*AVAILABLE DATA*
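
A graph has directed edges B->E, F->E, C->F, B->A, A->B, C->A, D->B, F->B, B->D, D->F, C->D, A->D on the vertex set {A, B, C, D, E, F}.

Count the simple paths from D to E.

D→B→E
D→F→B→E
D→F→E

3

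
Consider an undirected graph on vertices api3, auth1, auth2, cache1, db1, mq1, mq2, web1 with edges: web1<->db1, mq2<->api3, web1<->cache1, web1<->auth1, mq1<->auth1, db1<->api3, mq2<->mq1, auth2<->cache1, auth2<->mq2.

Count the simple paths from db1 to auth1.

db1–api3–mq2–auth2–cache1–web1–auth1
db1–api3–mq2–mq1–auth1
db1–web1–auth1
db1–web1–cache1–auth2–mq2–mq1–auth1

4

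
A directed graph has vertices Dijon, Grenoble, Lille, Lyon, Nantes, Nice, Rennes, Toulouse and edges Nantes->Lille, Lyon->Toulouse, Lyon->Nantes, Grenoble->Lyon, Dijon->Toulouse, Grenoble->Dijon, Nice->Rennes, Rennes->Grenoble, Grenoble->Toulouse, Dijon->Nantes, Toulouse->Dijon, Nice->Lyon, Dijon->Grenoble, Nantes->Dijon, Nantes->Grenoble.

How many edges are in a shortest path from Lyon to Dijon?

2

Distance 0: Lyon.
Distance 1: Nantes, Toulouse.
Distance 2: Dijon, Grenoble, Lille — contains Dijon.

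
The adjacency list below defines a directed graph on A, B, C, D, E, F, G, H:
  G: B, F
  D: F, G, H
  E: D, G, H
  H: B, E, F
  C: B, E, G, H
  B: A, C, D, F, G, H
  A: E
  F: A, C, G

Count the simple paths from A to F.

21

A→E→D→F
A→E→D→G→B→C→H→F
A→E→D→G→B→F
A→E→D→G→B→H→F
A→E→D→G→F
A→E→D→H→B→C→G→F
A→E→D→H→B→F
A→E→D→H→B→G→F
... and 13 more.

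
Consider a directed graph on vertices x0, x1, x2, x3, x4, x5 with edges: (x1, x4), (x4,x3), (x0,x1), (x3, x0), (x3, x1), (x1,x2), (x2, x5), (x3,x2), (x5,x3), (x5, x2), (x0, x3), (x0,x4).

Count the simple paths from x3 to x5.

3

x3→x0→x1→x2→x5
x3→x1→x2→x5
x3→x2→x5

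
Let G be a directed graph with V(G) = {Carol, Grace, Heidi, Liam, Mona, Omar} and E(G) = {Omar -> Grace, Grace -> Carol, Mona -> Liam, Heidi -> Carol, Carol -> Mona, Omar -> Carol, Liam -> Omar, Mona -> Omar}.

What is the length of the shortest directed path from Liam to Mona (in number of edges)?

3

Distance 0: Liam.
Distance 1: Omar.
Distance 2: Carol, Grace.
Distance 3: Mona — contains Mona.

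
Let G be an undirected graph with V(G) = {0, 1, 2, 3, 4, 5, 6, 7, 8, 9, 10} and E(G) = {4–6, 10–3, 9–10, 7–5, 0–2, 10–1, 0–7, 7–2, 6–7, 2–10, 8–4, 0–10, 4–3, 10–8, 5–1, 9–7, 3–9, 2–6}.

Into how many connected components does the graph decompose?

From 0: component {0, 1, 2, 3, 4, 5, 6, 7, 8, 9, 10}.
That's 1 component.

1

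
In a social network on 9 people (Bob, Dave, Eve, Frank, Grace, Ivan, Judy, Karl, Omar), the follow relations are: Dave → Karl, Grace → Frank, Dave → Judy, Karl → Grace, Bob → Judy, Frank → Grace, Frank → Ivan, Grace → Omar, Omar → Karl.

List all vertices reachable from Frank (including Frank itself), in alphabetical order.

Frank, Grace, Ivan, Karl, Omar

Start at Frank.
Its neighbours: Grace, Ivan.
Then their neighbours: Omar.
Then next layer: Karl.
Nothing further is reachable.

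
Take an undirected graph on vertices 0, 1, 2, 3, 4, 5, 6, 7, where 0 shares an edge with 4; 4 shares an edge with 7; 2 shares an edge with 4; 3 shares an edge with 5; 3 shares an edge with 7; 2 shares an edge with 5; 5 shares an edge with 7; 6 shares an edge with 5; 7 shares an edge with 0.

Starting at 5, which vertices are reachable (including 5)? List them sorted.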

*TASK INSTRUCTIONS*
When a line above contains the string "undirected", copy that line.

*SOLUTION FOR THIS TASK*
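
Consider an undirected graph on vertices api3, auth1, auth2, cache1, db1, mq1, mq2, web1 with edges: web1<->db1, mq2<->api3, web1<->cache1, web1<->auth1, mq1<->auth1, db1<->api3, mq2<->mq1, auth2<->cache1, auth2<->mq2.
Let G be an undirected graph with V(G) = {0, 1, 2, 3, 4, 5, 6, 7, 8, 9, 10} and E(G) = {4–6, 10–3, 9–10, 7–5, 0–2, 10–1, 0–7, 7–2, 6–7, 2–10, 8–4, 0–10, 4–3, 10–8, 5–1, 9–7, 3–9, 2–6}.
Take an undirected graph on vertices 0, 1, 2, 3, 4, 5, 6, 7, where 0 shares an edge with 4; 4 shares an edge with 7; 2 shares an edge with 4; 3 shares an edge with 5; 3 shares an edge with 7; 2 shares an edge with 5; 5 shares an edge with 7; 6 shares an edge with 5; 7 shares an edge with 0.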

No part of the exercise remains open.